§ **PROBLEM REQUIREMENTS**
What follows is a set of records; give them all back exactly.

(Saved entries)
**********

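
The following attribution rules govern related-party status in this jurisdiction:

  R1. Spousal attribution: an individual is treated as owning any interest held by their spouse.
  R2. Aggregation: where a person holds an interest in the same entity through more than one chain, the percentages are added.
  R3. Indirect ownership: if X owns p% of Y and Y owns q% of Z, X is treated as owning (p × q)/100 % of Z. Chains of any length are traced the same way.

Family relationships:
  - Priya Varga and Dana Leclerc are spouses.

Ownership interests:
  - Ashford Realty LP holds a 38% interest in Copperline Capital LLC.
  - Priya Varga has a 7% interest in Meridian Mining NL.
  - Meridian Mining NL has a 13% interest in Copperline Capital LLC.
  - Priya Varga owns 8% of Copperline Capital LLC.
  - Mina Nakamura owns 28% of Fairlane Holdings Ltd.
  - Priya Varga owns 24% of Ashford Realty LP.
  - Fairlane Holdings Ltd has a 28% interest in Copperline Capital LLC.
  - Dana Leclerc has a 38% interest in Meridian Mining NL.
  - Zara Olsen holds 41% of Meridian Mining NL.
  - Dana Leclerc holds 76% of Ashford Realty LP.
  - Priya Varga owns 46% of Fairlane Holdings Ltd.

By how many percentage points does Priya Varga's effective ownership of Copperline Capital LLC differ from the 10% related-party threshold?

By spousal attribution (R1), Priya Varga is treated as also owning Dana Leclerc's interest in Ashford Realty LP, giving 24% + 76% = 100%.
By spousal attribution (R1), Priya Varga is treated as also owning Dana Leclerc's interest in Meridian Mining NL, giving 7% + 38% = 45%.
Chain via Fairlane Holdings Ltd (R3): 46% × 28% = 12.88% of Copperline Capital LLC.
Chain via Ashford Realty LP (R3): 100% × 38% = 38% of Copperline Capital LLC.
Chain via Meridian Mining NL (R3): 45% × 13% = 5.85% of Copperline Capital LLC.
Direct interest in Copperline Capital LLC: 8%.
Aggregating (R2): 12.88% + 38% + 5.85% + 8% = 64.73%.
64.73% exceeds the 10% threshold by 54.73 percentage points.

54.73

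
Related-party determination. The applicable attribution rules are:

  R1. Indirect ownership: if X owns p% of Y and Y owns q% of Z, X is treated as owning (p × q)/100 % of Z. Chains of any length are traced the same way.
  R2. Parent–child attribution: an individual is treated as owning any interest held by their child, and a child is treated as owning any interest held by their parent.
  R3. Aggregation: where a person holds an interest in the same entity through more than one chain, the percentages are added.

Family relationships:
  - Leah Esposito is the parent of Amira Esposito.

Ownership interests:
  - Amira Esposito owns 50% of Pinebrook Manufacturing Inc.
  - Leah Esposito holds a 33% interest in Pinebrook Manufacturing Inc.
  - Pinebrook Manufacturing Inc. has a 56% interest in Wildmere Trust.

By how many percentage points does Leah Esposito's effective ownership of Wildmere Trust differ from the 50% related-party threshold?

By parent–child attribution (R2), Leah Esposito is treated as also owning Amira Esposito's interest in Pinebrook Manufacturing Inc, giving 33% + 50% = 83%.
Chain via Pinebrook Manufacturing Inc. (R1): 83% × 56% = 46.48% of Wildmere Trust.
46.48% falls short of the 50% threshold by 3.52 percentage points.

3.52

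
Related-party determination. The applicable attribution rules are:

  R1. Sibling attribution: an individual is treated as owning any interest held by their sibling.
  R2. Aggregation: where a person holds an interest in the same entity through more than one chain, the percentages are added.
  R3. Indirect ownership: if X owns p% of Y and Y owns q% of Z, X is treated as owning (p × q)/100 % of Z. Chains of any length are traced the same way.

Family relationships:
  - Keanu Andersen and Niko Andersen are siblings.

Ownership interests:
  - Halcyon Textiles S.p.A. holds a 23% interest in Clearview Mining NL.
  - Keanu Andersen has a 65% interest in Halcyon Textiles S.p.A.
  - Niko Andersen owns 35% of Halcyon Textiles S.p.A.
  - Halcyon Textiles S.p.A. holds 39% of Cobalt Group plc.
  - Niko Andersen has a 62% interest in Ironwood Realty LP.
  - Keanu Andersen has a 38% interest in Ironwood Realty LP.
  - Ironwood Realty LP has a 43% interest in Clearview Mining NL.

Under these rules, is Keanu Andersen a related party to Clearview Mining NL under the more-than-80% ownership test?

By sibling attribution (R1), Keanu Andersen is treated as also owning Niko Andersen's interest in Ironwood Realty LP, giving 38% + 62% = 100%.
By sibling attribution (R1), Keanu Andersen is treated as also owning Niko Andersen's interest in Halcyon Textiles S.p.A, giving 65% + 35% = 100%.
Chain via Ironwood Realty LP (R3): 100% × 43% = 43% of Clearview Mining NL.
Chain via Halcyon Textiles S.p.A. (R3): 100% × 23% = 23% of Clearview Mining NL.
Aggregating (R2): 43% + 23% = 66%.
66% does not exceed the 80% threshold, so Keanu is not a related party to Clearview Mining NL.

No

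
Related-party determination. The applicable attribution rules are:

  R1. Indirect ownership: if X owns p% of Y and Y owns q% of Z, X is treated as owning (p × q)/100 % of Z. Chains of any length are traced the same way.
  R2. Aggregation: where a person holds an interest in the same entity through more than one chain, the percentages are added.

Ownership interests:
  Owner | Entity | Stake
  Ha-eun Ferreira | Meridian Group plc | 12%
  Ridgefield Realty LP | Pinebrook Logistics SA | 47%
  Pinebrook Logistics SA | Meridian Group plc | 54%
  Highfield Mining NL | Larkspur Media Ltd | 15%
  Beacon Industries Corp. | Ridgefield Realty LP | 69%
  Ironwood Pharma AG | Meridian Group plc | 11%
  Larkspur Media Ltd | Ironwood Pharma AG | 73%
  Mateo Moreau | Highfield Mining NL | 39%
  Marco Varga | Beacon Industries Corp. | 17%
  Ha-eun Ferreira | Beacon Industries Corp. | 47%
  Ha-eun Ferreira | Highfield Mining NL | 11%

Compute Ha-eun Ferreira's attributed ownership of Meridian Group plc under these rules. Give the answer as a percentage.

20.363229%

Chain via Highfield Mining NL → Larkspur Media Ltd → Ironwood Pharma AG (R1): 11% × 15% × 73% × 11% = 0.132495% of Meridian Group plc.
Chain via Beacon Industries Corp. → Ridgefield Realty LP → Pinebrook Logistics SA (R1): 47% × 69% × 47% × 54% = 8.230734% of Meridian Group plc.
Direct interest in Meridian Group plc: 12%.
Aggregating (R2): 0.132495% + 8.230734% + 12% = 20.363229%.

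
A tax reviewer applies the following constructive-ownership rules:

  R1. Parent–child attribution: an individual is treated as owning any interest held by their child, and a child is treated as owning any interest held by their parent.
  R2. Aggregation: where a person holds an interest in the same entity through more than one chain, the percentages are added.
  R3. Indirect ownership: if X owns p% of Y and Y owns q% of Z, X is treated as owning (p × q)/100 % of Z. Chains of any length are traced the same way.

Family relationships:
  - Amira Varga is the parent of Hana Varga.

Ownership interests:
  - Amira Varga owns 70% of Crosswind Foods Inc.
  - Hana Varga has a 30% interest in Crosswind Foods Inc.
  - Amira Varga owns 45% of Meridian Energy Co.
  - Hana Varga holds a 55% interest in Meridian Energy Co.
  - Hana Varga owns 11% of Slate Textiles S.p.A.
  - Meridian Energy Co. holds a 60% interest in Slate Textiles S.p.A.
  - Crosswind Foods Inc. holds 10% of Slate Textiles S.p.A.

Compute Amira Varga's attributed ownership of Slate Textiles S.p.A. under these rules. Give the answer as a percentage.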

**********

§ **EXERCISE RESPONSE**
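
The following attribution rules govern related-party status in this jurisdiction:

  R1. Spousal attribution: an individual is treated as owning any interest held by their spouse.
  R2. Aggregation: where a person holds an interest in the same entity through more than one chain, the percentages are added.
  R3. Indirect ownership: if X owns p% of Y and Y owns q% of Z, X is treated as owning (p × q)/100 % of Z. Chains of any length are traced the same way.

Family relationships:
  - Priya Varga and Dana Leclerc are spouses.

Ownership interests:
  - Ashford Realty LP holds a 38% interest in Copperline Capital LLC.
  - Priya Varga has a 7% interest in Meridian Mining NL.
  - Meridian Mining NL has a 13% interest in Copperline Capital LLC.
  - Priya Varga owns 8% of Copperline Capital LLC.
  - Mina Nakamura owns 28% of Fairlane Holdings Ltd.
  - Priya Varga owns 24% of Ashford Realty LP.
  - Fairlane Holdings Ltd has a 28% interest in Copperline Capital LLC.
  - Dana Leclerc has a 38% interest in Meridian Mining NL.
  - Zara Olsen holds 41% of Meridian Mining NL.
  - Dana Leclerc holds 76% of Ashford Realty LP.
  - Priya Varga owns 46% of Fairlane Holdings Ltd.

By how many percentage points does Priya Varga's effective ownership of Copperline Capital LLC differ from the 10% related-party threshold?

By spousal attribution (R1), Priya Varga is treated as also owning Dana Leclerc's interest in Ashford Realty LP, giving 24% + 76% = 100%.
By spousal attribution (R1), Priya Varga is treated as also owning Dana Leclerc's interest in Meridian Mining NL, giving 7% + 38% = 45%.
Chain via Fairlane Holdings Ltd (R3): 46% × 28% = 12.88% of Copperline Capital LLC.
Chain via Ashford Realty LP (R3): 100% × 38% = 38% of Copperline Capital LLC.
Chain via Meridian Mining NL (R3): 45% × 13% = 5.85% of Copperline Capital LLC.
Direct interest in Copperline Capital LLC: 8%.
Aggregating (R2): 12.88% + 38% + 5.85% + 8% = 64.73%.
64.73% exceeds the 10% threshold by 54.73 percentage points.

54.73

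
Related-party determination. The applicable attribution rules are:

  R1. Indirect ownership: if X owns p% of Y and Y owns q% of Z, X is treated as owning (p × q)/100 % of Z. Chains of any length are traced the same way.
  R2. Parent–child attribution: an individual is treated as owning any interest held by their child, and a child is treated as owning any interest held by their parent.
  R3. Aggregation: where a person holds an interest in the same entity through more than one chain, the percentages are added.

Family relationships:
  - Leah Esposito is the parent of Amira Esposito.

Ownership interests:
  - Amira Esposito owns 50% of Pinebrook Manufacturing Inc.
  - Leah Esposito holds a 33% interest in Pinebrook Manufacturing Inc.
  - Pinebrook Manufacturing Inc. has a 56% interest in Wildmere Trust.

By how many percentage points does Leah Esposito's effective ownership of Wildmere Trust differ from the 50% related-party threshold?

By parent–child attribution (R2), Leah Esposito is treated as also owning Amira Esposito's interest in Pinebrook Manufacturing Inc, giving 33% + 50% = 83%.
Chain via Pinebrook Manufacturing Inc. (R1): 83% × 56% = 46.48% of Wildmere Trust.
46.48% falls short of the 50% threshold by 3.52 percentage points.

3.52

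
Related-party determination. The applicable attribution rules are:

  R1. Sibling attribution: an individual is treated as owning any interest held by their sibling.
  R2. Aggregation: where a person holds an interest in the same entity through more than one chain, the percentages are added.
  R3. Indirect ownership: if X owns p% of Y and Y owns q% of Z, X is treated as owning (p × q)/100 % of Z. Chains of any length are traced the same way.

Family relationships:
  - Keanu Andersen and Niko Andersen are siblings.

Ownership interests:
  - Halcyon Textiles S.p.A. holds a 23% interest in Clearview Mining NL.
  - Keanu Andersen has a 65% interest in Halcyon Textiles S.p.A.
  - Niko Andersen owns 35% of Halcyon Textiles S.p.A.
  - Halcyon Textiles S.p.A. holds 39% of Cobalt Group plc.
  - Niko Andersen has a 62% interest in Ironwood Realty LP.
  - Keanu Andersen has a 38% interest in Ironwood Realty LP.
  - Ironwood Realty LP has a 43% interest in Clearview Mining NL.

Under these rules, is Keanu Andersen a related party to Clearview Mining NL under the more-than-80% ownership test?

By sibling attribution (R1), Keanu Andersen is treated as also owning Niko Andersen's interest in Ironwood Realty LP, giving 38% + 62% = 100%.
By sibling attribution (R1), Keanu Andersen is treated as also owning Niko Andersen's interest in Halcyon Textiles S.p.A, giving 65% + 35% = 100%.
Chain via Ironwood Realty LP (R3): 100% × 43% = 43% of Clearview Mining NL.
Chain via Halcyon Textiles S.p.A. (R3): 100% × 23% = 23% of Clearview Mining NL.
Aggregating (R2): 43% + 23% = 66%.
66% does not exceed the 80% threshold, so Keanu is not a related party to Clearview Mining NL.

No

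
Related-party determination. The applicable attribution rules are:

  R1. Indirect ownership: if X owns p% of Y and Y owns q% of Z, X is treated as owning (p × q)/100 % of Z. Chains of any length are traced the same way.
  R2. Aggregation: where a person holds an interest in the same entity through more than one chain, the percentages are added.

Ownership interests:
  Owner | Entity | Stake
  Ha-eun Ferreira | Meridian Group plc | 12%
  Ridgefield Realty LP | Pinebrook Logistics SA | 47%
  Pinebrook Logistics SA | Meridian Group plc | 54%
  Highfield Mining NL | Larkspur Media Ltd | 15%
  Beacon Industries Corp. | Ridgefield Realty LP | 69%
  Ironwood Pharma AG | Meridian Group plc | 11%
  Larkspur Media Ltd | Ironwood Pharma AG | 73%
  Mateo Moreau | Highfield Mining NL | 39%
  Marco Varga | Beacon Industries Corp. | 17%
  Ha-eun Ferreira | Beacon Industries Corp. | 47%
  Ha-eun Ferreira | Highfield Mining NL | 11%

Compute Ha-eun Ferreira's attributed ownership of Meridian Group plc under these rules. Give the answer as a percentage.

20.363229%

Chain via Highfield Mining NL → Larkspur Media Ltd → Ironwood Pharma AG (R1): 11% × 15% × 73% × 11% = 0.132495% of Meridian Group plc.
Chain via Beacon Industries Corp. → Ridgefield Realty LP → Pinebrook Logistics SA (R1): 47% × 69% × 47% × 54% = 8.230734% of Meridian Group plc.
Direct interest in Meridian Group plc: 12%.
Aggregating (R2): 0.132495% + 8.230734% + 12% = 20.363229%.

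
A tax reviewer applies the following constructive-ownership rules:

  R1. Parent–child attribution: an individual is treated as owning any interest held by their child, and a child is treated as owning any interest held by their parent.
  R2. Aggregation: where a person holds an interest in the same entity through more than one chain, the percentages are added.
  R3. Indirect ownership: if X owns p% of Y and Y owns q% of Z, X is treated as owning (p × q)/100 % of Z. Chains of any length are traced the same way.

Family relationships:
  - Amira Varga is the parent of Hana Varga.

Ownership interests:
  - Amira Varga owns 70% of Crosswind Foods Inc.
  - Hana Varga has a 30% interest in Crosswind Foods Inc.
  - Amira Varga owns 45% of Meridian Energy Co.
  - Hana Varga holds a 55% interest in Meridian Energy Co.
  - Hana Varga owns 11% of Slate Textiles S.p.A.
  - Meridian Energy Co. holds a 60% interest in Slate Textiles S.p.A.
  - Crosswind Foods Inc. holds 10% of Slate Textiles S.p.A.

Compute Amira Varga's attributed ownership of Slate Textiles S.p.A. under these rules. Give the answer as a percentage.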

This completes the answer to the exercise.